*** Given data Section Begins ***

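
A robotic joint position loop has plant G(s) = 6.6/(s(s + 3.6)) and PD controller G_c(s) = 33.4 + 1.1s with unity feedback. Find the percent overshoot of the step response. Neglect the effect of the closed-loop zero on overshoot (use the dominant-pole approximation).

Forward path: (33.4 + 1.1s)·6.6/(s(s+3.6)). The closed-loop characteristic equation is s² + (3.6 + 6.6·1.1)s + 6.6·33.4 = 0.
That is s² + 10.86s + 220.4 = 0, so ω_n = 14.85 rad/s and ζ = 10.86/(2·14.85) = 0.3657.
%OS = 100·exp(−πζ/√(1−ζ²)) = 29.1%.

29.1%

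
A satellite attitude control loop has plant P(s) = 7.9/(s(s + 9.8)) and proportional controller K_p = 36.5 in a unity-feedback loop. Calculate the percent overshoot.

38.8%

The closed-loop denominator s² + 9.8s + 288.4 gives ω_n = √288.4 = 16.98 and ζ = 9.8/(2ω_n) = 0.2886.
%OS = 100·exp(−πζ/√(1−ζ²)) = 100·exp(−π·0.2886/√0.9167) = 38.8%.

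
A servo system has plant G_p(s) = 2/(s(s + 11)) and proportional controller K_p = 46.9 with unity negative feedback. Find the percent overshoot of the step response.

The closed-loop denominator s² + 11s + 93.8 gives ω_n = √93.8 = 9.685 and ζ = 11/(2ω_n) = 0.5679.
%OS = 100·exp(−πζ/√(1−ζ²)) = 100·exp(−π·0.5679/√0.6775) = 11.4%.

11.4%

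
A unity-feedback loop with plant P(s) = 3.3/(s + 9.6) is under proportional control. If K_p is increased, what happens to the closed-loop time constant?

decrease

The closed-loop bandwidth 9.6+K_p·3.3 grows with K_p, so τ shrinks.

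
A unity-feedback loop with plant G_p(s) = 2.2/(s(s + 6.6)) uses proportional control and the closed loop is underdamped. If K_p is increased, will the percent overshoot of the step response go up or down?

ζ = 6.6/(2√(2.2K_p)) decreases as K_p grows; lower damping means more overshoot.

increase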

*** Given data Section Ends ***

Copy out all of the records verbatim.

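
A robotic joint position loop has plant G(s) = 6.6/(s(s + 3.6)) and PD controller G_c(s) = 33.4 + 1.1s with unity feedback. Find the percent overshoot of the step response. Neglect the effect of the closed-loop zero on overshoot (use the dominant-pole approximation).

Forward path: (33.4 + 1.1s)·6.6/(s(s+3.6)). The closed-loop characteristic equation is s² + (3.6 + 6.6·1.1)s + 6.6·33.4 = 0.
That is s² + 10.86s + 220.4 = 0, so ω_n = 14.85 rad/s and ζ = 10.86/(2·14.85) = 0.3657.
%OS = 100·exp(−πζ/√(1−ζ²)) = 29.1%.

29.1%

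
A satellite attitude control loop has plant P(s) = 7.9/(s(s + 9.8)) and proportional controller K_p = 36.5 in a unity-feedback loop. Calculate the percent overshoot.

38.8%

The closed-loop denominator s² + 9.8s + 288.4 gives ω_n = √288.4 = 16.98 and ζ = 9.8/(2ω_n) = 0.2886.
%OS = 100·exp(−πζ/√(1−ζ²)) = 100·exp(−π·0.2886/√0.9167) = 38.8%.

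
A servo system has plant G_p(s) = 2/(s(s + 11)) and proportional controller K_p = 46.9 with unity negative feedback. Find the percent overshoot of the step response.

The closed-loop denominator s² + 11s + 93.8 gives ω_n = √93.8 = 9.685 and ζ = 11/(2ω_n) = 0.5679.
%OS = 100·exp(−πζ/√(1−ζ²)) = 100·exp(−π·0.5679/√0.6775) = 11.4%.

11.4%

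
A unity-feedback loop with plant P(s) = 3.3/(s + 9.6) is under proportional control. If K_p is increased, what happens to the closed-loop time constant?

decrease

The closed-loop bandwidth 9.6+K_p·3.3 grows with K_p, so τ shrinks.

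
A unity-feedback loop with plant G_p(s) = 2.2/(s(s + 6.6)) uses proportional control and the closed loop is underdamped. If K_p is increased, will the percent overshoot of the step response go up or down?

ζ = 6.6/(2√(2.2K_p)) decreases as K_p grows; lower damping means more overshoot.

increase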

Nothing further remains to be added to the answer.